* **Problem to work on**: Search the entries for the word "following" and return every line where it is found.

[Collected data]
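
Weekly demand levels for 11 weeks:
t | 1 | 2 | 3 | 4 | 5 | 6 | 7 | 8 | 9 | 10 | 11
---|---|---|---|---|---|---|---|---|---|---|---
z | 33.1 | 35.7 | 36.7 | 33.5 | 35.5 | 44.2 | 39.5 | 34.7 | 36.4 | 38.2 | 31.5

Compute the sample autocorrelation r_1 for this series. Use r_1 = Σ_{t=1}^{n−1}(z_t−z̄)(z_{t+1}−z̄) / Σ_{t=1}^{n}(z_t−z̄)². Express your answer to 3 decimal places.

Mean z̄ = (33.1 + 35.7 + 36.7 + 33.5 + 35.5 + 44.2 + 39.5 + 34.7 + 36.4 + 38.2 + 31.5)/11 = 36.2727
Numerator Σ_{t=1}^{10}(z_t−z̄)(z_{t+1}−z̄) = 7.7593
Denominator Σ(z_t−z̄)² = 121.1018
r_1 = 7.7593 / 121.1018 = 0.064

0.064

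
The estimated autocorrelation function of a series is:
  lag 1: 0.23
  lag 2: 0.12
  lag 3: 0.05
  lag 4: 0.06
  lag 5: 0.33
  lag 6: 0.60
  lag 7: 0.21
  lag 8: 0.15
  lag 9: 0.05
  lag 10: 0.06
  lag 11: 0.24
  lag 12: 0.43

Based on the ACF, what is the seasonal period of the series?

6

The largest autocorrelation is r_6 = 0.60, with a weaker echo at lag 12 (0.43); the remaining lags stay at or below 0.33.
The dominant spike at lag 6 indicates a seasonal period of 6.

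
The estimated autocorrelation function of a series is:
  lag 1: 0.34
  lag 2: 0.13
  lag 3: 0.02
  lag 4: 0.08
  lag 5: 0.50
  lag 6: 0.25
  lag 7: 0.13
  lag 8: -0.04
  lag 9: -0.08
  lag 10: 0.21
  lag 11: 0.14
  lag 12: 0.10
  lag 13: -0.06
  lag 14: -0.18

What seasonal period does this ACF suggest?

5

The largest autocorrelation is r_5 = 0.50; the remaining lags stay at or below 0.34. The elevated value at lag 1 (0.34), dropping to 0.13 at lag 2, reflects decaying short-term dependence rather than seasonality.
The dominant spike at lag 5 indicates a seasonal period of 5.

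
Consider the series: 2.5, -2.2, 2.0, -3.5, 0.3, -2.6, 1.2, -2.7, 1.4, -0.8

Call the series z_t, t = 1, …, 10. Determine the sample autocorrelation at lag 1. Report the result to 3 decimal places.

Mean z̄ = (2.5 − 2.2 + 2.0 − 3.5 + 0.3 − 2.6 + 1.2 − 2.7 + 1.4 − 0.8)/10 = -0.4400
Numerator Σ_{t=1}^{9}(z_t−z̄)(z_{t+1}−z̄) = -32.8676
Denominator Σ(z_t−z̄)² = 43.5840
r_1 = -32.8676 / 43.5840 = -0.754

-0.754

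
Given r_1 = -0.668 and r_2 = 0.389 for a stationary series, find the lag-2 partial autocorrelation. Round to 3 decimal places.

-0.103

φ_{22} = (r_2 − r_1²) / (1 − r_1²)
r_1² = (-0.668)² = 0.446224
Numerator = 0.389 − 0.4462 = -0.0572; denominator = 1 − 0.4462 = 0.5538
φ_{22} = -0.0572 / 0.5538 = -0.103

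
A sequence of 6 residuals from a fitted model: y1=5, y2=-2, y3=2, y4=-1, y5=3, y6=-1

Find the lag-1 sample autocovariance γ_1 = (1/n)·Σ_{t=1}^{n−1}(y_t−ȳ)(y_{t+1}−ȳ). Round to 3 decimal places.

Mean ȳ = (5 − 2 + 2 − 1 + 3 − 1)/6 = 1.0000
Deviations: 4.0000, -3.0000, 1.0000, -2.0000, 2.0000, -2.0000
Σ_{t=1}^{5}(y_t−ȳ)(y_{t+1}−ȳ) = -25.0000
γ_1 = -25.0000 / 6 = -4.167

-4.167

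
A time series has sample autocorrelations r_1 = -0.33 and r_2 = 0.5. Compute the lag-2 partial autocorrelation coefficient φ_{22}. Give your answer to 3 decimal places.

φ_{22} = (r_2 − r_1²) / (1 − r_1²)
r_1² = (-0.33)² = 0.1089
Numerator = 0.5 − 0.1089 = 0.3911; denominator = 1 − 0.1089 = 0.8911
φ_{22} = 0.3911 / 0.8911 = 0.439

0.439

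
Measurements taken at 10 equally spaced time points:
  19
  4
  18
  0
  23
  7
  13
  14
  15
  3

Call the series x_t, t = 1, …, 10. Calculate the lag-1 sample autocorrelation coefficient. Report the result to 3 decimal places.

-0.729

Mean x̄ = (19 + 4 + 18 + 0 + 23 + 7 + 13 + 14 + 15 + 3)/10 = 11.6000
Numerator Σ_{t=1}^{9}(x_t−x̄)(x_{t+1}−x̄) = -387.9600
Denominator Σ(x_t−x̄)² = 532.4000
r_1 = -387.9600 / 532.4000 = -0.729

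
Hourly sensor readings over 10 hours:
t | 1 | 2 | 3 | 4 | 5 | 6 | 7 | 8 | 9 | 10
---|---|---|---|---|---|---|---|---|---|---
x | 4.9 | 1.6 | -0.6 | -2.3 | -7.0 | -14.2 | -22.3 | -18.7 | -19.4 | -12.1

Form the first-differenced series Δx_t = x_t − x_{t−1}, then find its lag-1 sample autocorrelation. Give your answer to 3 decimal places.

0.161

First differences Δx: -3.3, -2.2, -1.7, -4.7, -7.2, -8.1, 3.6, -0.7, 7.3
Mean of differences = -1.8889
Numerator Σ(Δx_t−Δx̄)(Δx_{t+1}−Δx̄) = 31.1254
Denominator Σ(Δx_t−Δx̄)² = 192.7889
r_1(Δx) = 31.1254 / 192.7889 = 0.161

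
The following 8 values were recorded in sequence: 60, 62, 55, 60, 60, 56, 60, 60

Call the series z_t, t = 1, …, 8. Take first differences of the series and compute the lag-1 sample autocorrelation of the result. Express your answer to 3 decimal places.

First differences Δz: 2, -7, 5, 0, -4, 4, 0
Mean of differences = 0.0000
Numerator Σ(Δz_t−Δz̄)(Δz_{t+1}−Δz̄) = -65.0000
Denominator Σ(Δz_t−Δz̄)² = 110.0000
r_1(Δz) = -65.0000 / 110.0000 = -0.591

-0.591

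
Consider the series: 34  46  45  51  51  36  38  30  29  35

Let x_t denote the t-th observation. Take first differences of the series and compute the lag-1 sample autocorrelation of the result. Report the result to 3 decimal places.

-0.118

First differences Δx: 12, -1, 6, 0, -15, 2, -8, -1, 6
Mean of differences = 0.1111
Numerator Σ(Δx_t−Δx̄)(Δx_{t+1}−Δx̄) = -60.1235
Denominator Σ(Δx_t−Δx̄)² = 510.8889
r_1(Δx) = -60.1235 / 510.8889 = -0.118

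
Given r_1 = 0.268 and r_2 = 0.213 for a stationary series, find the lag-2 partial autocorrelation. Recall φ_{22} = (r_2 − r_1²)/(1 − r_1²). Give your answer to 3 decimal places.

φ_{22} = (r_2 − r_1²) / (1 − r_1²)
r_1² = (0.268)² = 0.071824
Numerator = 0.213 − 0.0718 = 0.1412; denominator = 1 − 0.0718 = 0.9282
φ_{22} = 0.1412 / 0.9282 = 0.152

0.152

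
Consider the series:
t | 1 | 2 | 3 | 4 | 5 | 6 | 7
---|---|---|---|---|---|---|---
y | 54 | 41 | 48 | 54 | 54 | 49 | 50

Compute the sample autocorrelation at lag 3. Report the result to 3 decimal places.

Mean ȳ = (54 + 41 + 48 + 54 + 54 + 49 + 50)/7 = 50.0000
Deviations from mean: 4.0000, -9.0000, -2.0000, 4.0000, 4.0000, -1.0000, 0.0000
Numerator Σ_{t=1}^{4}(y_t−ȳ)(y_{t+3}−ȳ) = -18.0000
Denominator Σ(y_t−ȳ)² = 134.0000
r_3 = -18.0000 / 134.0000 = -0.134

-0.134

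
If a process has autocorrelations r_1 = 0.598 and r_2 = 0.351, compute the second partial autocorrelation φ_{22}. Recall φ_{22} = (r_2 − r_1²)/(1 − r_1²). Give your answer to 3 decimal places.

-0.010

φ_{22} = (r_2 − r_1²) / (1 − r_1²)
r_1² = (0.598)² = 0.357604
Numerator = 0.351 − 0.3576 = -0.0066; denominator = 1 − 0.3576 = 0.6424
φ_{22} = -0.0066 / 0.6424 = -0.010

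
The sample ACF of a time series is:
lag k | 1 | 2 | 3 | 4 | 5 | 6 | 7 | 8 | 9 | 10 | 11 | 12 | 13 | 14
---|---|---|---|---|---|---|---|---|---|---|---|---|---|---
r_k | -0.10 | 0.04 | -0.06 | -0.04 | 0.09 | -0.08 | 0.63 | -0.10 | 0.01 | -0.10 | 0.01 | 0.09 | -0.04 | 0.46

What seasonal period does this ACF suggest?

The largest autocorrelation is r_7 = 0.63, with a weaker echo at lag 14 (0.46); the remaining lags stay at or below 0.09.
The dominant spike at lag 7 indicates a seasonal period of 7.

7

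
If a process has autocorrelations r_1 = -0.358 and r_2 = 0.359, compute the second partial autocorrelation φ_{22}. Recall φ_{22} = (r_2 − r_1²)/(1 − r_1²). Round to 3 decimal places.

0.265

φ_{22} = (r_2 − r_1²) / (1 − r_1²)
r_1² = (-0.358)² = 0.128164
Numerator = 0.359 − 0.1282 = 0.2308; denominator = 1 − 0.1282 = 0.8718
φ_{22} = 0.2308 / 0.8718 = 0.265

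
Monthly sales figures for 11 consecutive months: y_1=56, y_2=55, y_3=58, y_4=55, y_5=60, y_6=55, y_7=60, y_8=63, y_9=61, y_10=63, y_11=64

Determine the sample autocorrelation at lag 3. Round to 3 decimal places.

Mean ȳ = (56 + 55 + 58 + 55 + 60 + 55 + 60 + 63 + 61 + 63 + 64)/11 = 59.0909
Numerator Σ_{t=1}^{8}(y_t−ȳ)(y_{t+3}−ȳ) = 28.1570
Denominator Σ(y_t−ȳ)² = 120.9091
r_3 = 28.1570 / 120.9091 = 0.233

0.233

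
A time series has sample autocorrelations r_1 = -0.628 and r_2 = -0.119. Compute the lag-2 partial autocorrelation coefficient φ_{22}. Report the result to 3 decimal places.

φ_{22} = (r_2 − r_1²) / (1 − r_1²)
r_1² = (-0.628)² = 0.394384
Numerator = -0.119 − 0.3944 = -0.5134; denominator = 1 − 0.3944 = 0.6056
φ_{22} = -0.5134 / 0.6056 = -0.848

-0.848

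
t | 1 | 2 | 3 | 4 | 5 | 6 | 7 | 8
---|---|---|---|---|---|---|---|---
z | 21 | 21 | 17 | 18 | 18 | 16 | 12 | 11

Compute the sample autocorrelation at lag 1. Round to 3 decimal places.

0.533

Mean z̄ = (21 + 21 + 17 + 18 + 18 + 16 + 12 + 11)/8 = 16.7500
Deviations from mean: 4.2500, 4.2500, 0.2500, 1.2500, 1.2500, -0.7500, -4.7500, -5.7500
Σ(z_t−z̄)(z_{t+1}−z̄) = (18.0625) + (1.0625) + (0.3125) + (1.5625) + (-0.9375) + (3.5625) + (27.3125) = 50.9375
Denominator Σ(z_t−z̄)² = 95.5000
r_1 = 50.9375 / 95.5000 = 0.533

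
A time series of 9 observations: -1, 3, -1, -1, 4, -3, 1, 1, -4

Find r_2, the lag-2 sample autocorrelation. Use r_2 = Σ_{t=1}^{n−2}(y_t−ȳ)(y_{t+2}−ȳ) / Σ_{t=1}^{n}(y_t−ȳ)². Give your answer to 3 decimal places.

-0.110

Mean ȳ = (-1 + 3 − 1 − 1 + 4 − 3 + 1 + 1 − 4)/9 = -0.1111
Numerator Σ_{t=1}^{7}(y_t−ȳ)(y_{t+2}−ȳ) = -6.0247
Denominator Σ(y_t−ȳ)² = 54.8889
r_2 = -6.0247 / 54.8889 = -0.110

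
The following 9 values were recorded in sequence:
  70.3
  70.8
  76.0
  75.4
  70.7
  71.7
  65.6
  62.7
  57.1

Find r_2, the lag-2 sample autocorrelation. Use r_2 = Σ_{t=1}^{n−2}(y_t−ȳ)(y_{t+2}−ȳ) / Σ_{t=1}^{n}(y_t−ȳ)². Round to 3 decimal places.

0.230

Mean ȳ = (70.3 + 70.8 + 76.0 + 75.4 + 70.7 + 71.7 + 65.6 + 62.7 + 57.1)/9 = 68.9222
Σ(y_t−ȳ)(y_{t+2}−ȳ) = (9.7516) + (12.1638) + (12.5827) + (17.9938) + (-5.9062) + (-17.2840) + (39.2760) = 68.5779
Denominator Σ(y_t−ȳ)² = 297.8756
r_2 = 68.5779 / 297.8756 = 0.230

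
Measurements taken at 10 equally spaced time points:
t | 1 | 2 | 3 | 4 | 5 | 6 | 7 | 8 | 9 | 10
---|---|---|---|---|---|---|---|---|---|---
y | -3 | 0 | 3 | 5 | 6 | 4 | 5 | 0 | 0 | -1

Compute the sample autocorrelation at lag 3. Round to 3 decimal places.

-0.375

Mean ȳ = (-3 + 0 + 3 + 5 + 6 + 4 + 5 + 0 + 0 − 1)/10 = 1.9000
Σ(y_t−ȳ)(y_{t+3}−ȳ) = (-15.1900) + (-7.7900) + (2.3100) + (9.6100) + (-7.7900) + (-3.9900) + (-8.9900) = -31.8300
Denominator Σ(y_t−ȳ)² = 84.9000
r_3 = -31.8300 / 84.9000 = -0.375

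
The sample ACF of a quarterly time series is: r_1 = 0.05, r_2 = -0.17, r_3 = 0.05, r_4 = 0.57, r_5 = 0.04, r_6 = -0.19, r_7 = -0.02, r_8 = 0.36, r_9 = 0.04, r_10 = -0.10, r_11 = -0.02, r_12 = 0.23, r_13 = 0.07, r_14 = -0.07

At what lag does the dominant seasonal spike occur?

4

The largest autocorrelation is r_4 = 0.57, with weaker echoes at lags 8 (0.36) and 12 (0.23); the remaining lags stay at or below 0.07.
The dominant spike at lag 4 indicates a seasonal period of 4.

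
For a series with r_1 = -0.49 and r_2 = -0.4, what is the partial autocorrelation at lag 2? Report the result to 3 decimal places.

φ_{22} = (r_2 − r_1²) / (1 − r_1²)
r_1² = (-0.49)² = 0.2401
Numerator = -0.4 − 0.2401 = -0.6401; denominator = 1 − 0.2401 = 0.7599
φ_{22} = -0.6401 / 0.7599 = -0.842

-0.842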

* **Answer for this exercise**:
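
The following 8 values were recorded in sequence: 60, 62, 55, 60, 60, 56, 60, 60
The following 9 values were recorded in sequence: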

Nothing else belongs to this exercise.